» Work to be completed
Take each line of the records below that contains the string "Assume" and copy it.

Segment Start: Input records

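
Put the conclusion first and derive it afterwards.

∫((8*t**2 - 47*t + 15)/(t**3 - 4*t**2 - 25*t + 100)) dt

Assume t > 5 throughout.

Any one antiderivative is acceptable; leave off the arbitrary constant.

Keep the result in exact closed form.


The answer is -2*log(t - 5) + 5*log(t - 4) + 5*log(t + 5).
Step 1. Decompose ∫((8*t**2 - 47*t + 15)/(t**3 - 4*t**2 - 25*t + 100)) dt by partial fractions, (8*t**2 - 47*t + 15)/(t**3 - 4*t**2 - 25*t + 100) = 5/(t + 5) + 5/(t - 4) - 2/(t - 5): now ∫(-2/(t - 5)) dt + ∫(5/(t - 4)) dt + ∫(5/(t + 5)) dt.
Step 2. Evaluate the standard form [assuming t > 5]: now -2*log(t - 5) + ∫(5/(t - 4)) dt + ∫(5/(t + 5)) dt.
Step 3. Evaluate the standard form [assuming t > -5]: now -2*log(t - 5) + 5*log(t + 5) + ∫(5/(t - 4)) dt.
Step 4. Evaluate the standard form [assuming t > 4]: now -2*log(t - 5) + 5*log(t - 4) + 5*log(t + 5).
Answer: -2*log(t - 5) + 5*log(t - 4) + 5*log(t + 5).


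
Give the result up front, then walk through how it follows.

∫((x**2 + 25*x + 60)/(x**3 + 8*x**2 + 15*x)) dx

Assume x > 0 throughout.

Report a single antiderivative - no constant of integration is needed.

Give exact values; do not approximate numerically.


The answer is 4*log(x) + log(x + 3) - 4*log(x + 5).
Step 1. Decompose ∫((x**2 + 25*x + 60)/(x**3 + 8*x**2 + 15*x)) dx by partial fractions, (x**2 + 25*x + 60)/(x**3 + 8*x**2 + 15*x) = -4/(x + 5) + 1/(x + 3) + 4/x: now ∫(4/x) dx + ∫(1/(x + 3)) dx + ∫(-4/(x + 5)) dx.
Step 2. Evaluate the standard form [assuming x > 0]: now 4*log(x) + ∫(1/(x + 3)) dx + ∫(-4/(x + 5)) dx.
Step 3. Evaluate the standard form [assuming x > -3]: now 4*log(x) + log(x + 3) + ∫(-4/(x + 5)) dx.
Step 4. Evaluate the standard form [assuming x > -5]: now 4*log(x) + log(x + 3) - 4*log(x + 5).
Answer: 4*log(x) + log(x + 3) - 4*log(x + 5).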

Segment End: Input records
Segment Start: Input records

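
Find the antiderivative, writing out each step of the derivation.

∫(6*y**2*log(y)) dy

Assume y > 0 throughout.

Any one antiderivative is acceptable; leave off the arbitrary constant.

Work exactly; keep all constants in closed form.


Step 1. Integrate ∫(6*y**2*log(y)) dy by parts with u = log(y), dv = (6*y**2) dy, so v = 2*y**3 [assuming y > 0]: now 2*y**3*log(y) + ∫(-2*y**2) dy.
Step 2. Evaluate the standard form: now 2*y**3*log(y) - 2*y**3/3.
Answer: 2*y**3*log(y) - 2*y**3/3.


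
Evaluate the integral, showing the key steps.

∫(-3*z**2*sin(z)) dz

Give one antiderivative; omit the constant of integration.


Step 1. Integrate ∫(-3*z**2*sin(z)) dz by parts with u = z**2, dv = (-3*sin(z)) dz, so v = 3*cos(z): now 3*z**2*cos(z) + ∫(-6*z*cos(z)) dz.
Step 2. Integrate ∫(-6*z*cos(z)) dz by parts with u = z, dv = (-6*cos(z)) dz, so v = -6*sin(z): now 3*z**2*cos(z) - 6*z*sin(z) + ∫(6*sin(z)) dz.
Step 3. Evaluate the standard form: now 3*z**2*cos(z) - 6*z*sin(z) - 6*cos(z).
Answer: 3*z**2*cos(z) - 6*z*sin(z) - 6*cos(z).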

Segment End: Input records

» Expected output
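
Assume t > 5 throughout.
Assume x > 0 throughout.
Assume y > 0 throughout.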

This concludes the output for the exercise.